- Opening Delimiter -

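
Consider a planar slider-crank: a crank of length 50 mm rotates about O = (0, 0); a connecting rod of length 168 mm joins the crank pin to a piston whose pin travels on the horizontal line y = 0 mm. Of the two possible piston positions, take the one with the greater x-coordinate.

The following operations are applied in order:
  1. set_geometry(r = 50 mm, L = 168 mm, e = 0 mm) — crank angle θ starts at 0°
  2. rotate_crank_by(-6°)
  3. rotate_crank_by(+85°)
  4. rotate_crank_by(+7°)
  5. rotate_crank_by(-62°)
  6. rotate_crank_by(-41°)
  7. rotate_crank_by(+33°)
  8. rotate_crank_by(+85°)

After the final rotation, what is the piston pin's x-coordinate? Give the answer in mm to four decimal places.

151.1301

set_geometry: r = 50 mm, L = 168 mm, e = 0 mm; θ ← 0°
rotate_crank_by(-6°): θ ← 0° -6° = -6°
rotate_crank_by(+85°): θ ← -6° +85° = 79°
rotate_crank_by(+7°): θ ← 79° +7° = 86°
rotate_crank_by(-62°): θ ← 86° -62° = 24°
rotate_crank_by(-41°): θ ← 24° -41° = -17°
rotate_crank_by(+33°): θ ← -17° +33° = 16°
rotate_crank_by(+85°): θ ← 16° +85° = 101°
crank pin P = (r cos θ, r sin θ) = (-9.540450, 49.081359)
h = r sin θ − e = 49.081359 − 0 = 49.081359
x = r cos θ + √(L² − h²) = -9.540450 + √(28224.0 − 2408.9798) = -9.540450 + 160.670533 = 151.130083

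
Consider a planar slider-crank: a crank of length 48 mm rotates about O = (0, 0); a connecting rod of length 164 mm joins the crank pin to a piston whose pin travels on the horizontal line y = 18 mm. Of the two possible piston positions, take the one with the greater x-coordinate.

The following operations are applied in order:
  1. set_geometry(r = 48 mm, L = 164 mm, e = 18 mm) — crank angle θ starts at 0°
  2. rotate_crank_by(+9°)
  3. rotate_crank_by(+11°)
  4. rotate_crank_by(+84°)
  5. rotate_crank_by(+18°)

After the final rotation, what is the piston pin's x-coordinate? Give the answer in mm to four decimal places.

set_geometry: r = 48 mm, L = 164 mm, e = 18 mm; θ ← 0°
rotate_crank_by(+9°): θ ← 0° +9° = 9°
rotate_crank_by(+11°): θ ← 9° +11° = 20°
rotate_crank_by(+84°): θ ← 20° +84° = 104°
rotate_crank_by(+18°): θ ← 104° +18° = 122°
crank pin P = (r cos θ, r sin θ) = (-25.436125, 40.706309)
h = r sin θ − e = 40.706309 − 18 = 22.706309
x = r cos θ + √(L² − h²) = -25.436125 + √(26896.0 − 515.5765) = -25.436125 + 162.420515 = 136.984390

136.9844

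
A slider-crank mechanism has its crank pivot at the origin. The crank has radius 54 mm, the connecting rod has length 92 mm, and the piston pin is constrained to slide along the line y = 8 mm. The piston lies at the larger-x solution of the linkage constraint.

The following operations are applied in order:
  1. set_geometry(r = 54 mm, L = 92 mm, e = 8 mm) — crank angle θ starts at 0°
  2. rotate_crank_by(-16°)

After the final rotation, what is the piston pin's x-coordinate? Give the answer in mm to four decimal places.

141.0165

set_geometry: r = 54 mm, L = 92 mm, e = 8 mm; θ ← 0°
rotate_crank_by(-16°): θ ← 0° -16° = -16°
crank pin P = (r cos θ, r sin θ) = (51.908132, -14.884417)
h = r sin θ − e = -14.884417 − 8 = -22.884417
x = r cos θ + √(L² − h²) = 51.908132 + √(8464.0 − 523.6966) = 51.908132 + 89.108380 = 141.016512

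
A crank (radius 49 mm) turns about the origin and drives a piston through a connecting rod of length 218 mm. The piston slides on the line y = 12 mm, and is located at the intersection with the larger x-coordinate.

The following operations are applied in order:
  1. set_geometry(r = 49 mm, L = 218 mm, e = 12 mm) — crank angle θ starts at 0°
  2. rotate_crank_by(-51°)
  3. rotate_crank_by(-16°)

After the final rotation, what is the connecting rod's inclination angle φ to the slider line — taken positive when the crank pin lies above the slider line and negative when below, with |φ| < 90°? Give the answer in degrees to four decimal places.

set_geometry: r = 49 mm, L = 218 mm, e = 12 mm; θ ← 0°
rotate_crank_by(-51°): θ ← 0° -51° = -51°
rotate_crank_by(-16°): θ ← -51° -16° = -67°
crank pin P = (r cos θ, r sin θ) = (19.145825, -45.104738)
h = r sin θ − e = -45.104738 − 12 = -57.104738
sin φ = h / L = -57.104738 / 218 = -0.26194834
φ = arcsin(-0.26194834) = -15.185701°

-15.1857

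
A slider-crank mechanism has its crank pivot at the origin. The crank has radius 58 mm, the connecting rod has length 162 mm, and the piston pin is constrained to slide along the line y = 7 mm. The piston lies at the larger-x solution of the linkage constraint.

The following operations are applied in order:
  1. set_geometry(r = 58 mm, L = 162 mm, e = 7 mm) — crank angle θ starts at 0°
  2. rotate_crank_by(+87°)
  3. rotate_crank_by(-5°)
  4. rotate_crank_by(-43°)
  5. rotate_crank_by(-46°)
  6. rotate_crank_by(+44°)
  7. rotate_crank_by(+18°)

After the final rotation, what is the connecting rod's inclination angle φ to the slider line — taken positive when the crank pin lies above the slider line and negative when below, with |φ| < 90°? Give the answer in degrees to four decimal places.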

- Closing Delimiter -

Prompt:
Please, starting with the first line of the material above, write out each line exactly and finish on the line that includes "8. rotate_crank_by(+85°)".

The answer:
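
Consider a planar slider-crank: a crank of length 50 mm rotates about O = (0, 0); a connecting rod of length 168 mm joins the crank pin to a piston whose pin travels on the horizontal line y = 0 mm. Of the two possible piston positions, take the one with the greater x-coordinate.

The following operations are applied in order:
  1. set_geometry(r = 50 mm, L = 168 mm, e = 0 mm) — crank angle θ starts at 0°
  2. rotate_crank_by(-6°)
  3. rotate_crank_by(+85°)
  4. rotate_crank_by(+7°)
  5. rotate_crank_by(-62°)
  6. rotate_crank_by(-41°)
  7. rotate_crank_by(+33°)
  8. rotate_crank_by(+85°)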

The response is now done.